◆ **PROMPT**: Using the data below, count the lines where "grayscale" appears, and answer with the number alone.

◆ **DATA**:
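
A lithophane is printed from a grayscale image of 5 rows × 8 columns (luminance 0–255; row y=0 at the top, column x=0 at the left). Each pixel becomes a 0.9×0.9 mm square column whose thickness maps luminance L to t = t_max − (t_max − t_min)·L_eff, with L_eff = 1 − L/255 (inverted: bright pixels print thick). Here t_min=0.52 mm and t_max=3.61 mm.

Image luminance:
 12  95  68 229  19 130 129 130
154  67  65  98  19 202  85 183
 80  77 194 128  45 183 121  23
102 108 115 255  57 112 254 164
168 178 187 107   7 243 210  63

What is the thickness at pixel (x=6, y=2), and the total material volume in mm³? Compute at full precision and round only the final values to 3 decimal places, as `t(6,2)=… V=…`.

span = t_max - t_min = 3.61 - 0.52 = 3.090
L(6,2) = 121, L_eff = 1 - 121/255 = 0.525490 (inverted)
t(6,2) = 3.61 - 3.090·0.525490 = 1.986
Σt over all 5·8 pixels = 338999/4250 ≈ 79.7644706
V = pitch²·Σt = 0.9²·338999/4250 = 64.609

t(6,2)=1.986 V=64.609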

==

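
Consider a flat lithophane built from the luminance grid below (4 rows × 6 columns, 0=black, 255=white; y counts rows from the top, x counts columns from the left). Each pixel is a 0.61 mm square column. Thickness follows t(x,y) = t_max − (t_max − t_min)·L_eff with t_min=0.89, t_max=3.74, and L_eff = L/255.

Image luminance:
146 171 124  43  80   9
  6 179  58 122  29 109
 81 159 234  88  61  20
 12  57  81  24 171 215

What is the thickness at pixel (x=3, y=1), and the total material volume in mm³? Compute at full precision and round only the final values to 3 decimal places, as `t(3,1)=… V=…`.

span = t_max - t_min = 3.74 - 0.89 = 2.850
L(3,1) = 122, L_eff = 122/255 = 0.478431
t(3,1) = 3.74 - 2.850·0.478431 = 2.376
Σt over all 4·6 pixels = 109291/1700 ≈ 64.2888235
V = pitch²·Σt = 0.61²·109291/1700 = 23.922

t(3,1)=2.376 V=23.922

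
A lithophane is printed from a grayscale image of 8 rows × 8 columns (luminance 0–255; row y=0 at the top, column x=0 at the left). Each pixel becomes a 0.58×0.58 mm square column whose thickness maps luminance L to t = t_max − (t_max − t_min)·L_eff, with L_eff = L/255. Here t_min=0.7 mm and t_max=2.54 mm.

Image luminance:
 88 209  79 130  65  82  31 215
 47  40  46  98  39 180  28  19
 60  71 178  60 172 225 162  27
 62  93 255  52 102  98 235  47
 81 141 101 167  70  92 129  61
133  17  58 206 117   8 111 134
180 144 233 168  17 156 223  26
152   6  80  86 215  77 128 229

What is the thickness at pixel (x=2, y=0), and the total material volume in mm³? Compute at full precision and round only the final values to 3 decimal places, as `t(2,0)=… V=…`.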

---

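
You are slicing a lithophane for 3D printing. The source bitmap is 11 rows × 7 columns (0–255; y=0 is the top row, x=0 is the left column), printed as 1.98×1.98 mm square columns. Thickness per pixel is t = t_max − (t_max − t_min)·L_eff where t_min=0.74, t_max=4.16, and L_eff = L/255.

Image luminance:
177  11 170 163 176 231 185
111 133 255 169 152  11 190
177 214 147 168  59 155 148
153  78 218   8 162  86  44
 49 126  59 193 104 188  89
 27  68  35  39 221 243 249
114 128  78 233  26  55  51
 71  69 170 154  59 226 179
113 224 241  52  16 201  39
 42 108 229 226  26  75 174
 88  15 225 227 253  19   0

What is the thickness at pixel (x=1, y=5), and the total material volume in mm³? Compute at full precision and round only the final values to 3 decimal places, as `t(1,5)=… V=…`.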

◆ **SOLUTION**: 2